● Task statement: Where a line in the records below includes "knight", pull that line out.
======== Material provided
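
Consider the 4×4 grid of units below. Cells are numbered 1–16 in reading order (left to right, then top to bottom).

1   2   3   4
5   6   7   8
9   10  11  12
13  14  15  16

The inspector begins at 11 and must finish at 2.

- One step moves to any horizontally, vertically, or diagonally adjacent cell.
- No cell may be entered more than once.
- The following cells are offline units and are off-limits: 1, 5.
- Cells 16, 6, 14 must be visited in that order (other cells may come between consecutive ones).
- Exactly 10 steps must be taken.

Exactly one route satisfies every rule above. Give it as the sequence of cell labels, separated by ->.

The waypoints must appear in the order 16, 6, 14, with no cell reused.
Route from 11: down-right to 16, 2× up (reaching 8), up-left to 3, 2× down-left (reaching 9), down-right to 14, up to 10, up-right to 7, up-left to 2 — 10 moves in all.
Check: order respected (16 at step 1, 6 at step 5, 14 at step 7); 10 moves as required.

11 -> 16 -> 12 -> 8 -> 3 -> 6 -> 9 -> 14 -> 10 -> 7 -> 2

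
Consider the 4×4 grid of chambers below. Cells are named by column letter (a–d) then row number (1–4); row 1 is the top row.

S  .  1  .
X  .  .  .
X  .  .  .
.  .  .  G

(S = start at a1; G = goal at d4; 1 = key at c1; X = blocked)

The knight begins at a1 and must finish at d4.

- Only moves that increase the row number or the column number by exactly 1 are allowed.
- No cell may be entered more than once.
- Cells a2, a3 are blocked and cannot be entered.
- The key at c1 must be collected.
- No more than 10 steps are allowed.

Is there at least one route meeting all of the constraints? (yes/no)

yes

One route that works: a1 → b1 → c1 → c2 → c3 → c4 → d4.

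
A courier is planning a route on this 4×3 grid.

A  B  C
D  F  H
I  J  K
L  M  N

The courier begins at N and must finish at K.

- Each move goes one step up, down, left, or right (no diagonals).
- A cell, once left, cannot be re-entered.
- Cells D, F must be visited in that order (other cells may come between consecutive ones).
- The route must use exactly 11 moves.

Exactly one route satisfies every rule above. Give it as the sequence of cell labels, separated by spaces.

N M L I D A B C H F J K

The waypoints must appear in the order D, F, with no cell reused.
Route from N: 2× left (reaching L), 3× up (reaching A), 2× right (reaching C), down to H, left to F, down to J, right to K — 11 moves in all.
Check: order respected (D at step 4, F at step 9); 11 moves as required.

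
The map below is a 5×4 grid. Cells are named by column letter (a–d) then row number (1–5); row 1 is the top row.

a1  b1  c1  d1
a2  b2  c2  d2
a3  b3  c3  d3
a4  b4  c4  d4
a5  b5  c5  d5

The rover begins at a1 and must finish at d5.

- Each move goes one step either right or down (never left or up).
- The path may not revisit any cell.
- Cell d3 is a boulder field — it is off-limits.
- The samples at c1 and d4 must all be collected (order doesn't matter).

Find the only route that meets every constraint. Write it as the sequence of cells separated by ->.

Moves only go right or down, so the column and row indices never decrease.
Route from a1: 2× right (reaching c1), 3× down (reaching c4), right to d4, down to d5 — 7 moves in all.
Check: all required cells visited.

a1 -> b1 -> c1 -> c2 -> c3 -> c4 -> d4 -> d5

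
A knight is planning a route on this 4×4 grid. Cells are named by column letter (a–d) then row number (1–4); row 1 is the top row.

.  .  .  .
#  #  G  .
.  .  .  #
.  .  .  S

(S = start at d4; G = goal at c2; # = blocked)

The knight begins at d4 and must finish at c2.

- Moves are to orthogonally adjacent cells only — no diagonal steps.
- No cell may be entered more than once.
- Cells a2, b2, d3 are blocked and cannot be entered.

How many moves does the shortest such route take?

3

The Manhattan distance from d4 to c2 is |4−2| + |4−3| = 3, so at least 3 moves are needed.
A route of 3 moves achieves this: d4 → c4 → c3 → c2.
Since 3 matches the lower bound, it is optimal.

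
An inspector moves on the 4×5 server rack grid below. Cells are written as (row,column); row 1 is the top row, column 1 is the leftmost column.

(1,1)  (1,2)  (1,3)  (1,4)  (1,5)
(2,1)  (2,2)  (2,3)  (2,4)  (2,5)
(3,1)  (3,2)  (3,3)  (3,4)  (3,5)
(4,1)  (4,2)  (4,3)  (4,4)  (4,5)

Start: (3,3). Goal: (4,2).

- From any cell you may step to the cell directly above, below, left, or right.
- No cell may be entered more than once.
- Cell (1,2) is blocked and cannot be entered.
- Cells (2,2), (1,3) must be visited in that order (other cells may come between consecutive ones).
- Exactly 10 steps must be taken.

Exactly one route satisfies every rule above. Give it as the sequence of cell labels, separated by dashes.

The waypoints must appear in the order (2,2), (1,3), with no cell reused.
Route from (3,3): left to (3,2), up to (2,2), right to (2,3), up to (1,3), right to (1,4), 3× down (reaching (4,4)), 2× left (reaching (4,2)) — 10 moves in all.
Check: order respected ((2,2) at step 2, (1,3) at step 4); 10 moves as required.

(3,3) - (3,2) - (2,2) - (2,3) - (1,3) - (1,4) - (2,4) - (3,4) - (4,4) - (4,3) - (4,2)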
================
======== Material provided
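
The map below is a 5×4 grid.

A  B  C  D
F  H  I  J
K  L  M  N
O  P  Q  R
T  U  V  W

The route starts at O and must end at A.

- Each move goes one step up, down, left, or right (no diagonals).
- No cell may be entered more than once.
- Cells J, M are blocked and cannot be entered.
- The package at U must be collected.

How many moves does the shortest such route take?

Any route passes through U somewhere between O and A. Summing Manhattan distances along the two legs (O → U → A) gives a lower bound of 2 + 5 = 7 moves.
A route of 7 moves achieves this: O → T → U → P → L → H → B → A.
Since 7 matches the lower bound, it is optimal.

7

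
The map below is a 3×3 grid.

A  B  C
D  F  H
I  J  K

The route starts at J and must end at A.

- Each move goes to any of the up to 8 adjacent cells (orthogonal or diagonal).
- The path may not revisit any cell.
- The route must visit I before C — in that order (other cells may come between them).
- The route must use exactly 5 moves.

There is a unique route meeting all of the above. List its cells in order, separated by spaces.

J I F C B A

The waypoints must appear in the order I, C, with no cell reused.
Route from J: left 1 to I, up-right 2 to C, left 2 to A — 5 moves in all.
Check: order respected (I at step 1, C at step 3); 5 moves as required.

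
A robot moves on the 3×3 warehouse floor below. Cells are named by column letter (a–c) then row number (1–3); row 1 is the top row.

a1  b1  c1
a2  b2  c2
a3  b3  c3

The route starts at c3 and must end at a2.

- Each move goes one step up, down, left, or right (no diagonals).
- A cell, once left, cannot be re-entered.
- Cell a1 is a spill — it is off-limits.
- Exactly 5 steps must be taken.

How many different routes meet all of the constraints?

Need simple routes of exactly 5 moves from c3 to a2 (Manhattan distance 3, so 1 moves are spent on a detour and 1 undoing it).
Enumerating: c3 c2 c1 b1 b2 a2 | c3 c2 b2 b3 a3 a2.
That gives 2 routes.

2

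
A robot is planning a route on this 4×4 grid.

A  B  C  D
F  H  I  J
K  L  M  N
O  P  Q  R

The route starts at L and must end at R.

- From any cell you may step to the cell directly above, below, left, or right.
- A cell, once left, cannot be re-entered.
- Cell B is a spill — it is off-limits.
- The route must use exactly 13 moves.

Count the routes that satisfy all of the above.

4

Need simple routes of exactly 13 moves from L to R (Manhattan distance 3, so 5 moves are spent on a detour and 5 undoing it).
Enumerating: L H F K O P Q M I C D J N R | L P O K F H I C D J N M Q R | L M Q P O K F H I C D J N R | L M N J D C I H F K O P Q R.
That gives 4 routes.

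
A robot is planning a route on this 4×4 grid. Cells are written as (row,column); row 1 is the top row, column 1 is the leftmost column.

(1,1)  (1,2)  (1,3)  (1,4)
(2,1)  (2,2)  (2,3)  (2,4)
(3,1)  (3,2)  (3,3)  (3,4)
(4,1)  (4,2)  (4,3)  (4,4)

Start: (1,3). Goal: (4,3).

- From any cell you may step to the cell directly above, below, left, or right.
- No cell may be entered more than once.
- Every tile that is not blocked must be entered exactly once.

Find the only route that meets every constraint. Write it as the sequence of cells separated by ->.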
================
======== Material provided
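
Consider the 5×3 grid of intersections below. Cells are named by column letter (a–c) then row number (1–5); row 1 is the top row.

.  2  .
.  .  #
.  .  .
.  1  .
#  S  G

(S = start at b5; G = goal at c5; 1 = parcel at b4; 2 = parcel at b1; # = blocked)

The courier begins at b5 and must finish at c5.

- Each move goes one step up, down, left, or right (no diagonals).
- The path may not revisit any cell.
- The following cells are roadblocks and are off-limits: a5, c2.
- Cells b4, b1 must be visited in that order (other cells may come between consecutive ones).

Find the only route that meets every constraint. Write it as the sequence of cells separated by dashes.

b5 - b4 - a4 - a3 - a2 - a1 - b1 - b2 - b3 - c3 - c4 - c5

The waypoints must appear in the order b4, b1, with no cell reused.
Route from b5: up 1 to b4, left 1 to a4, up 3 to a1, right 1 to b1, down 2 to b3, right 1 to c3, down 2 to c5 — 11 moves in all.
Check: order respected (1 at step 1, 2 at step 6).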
================
● Exercise solution:
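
The knight begins at a1 and must finish at d4.
A knight is planning a route on this 4×4 grid. Cells are named by column letter (a–d) then row number (1–4); row 1 is the top row.
The knight begins at d4 and must finish at c2.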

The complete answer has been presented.